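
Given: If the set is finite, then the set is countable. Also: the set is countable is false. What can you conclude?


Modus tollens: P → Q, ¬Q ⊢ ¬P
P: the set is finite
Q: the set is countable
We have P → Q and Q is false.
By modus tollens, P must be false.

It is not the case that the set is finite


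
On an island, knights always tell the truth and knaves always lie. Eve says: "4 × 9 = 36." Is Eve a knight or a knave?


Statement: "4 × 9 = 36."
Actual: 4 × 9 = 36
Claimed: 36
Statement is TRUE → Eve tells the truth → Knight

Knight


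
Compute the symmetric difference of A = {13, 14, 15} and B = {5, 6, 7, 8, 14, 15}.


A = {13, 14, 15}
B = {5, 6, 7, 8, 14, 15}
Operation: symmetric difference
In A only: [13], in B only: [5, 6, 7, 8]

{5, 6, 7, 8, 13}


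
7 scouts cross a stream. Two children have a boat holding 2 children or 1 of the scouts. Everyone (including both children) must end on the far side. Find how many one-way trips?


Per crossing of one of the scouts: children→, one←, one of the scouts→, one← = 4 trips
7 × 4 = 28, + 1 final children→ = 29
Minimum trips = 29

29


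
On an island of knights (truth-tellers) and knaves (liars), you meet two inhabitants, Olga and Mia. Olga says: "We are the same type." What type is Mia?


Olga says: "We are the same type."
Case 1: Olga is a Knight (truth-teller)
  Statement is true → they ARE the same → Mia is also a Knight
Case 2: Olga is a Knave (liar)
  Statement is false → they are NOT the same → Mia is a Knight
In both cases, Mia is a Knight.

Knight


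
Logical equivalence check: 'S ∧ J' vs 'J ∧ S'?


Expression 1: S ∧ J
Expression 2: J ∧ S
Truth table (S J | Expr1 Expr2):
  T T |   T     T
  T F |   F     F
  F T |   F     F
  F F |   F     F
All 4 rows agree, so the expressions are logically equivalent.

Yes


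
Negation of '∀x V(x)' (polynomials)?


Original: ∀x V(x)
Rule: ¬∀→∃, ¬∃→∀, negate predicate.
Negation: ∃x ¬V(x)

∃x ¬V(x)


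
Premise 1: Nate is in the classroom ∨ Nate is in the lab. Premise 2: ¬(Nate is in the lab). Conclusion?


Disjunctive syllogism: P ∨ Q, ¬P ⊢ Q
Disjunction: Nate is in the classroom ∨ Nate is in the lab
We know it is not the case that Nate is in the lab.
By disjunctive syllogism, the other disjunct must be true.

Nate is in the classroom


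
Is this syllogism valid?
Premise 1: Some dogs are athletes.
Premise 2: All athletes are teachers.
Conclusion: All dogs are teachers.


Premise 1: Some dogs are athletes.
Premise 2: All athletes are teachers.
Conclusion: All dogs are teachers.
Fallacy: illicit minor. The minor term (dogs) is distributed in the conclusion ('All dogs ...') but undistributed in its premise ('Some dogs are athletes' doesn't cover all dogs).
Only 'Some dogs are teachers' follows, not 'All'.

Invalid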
--
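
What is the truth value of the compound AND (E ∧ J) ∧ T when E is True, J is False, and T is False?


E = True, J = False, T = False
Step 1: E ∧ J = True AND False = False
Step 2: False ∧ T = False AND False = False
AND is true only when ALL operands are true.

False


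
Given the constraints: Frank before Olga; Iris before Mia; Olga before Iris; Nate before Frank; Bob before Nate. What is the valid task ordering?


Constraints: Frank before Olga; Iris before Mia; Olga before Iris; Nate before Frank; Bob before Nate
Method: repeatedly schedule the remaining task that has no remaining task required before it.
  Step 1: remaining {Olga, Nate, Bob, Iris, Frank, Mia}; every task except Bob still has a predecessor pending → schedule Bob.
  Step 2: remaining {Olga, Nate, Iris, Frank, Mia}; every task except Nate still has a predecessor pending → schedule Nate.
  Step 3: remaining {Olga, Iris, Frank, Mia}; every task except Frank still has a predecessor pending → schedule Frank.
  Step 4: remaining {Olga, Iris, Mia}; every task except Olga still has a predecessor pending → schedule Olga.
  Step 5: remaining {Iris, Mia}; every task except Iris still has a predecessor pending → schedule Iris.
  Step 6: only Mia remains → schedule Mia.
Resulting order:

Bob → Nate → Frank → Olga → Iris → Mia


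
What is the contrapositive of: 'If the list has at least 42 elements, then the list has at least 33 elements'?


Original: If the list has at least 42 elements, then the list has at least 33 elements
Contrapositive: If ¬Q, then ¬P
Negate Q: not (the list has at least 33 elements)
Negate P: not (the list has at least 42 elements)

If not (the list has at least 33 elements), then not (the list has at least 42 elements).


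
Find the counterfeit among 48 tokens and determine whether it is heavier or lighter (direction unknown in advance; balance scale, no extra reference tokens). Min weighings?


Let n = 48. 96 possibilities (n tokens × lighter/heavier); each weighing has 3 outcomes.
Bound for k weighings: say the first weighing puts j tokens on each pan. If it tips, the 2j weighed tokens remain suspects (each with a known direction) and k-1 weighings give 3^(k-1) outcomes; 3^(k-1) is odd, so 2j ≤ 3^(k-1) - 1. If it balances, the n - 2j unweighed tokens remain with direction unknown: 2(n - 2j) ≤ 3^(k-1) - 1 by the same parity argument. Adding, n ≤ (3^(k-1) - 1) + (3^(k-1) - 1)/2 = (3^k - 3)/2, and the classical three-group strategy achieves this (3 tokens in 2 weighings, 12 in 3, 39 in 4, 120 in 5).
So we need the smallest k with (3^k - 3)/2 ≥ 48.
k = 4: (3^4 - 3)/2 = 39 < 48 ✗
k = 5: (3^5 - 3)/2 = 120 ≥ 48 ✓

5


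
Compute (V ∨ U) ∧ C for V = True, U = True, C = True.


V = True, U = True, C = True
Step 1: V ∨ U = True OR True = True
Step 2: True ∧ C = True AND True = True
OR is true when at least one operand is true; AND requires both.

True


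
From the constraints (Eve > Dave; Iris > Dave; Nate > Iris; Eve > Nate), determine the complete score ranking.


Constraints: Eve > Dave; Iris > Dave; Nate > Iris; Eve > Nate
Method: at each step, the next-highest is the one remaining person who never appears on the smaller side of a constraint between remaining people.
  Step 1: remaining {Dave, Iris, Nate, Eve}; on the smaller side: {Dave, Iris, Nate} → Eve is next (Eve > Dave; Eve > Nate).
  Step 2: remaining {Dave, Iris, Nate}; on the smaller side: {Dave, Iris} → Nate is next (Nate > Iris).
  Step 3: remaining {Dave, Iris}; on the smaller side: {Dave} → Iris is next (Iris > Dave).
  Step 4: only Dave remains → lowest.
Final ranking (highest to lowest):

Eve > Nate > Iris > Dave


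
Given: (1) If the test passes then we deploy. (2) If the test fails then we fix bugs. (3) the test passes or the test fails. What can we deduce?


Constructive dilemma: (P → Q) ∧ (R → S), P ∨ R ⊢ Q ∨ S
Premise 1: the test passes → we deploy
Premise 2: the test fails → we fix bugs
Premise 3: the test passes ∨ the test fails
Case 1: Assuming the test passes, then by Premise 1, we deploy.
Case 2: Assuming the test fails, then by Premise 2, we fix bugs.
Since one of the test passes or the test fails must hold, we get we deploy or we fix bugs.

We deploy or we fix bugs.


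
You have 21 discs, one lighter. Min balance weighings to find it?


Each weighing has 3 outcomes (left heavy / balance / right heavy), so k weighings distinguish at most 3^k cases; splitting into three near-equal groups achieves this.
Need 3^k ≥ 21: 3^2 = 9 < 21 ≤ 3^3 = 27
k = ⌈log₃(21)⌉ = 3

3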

▶ _Problem to work on_
Reproduce exactly the stretch of the material above that starts at the line with "Logical equivalence check: 'S" and ends at the line with "Is this syllogism valid?", both included, and nothing else.

▶ _Solution for this problem_
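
Logical equivalence check: 'S ∧ J' vs 'J ∧ S'?


Expression 1: S ∧ J
Expression 2: J ∧ S
Truth table (S J | Expr1 Expr2):
  T T |   T     T
  T F |   F     F
  F T |   F     F
  F F |   F     F
All 4 rows agree, so the expressions are logically equivalent.

Yes


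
Negation of '∀x V(x)' (polynomials)?


Original: ∀x V(x)
Rule: ¬∀→∃, ¬∃→∀, negate predicate.
Negation: ∃x ¬V(x)

∃x ¬V(x)


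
Premise 1: Nate is in the classroom ∨ Nate is in the lab. Premise 2: ¬(Nate is in the lab). Conclusion?


Disjunctive syllogism: P ∨ Q, ¬P ⊢ Q
Disjunction: Nate is in the classroom ∨ Nate is in the lab
We know it is not the case that Nate is in the lab.
By disjunctive syllogism, the other disjunct must be true.

Nate is in the classroom


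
Is this syllogism valid?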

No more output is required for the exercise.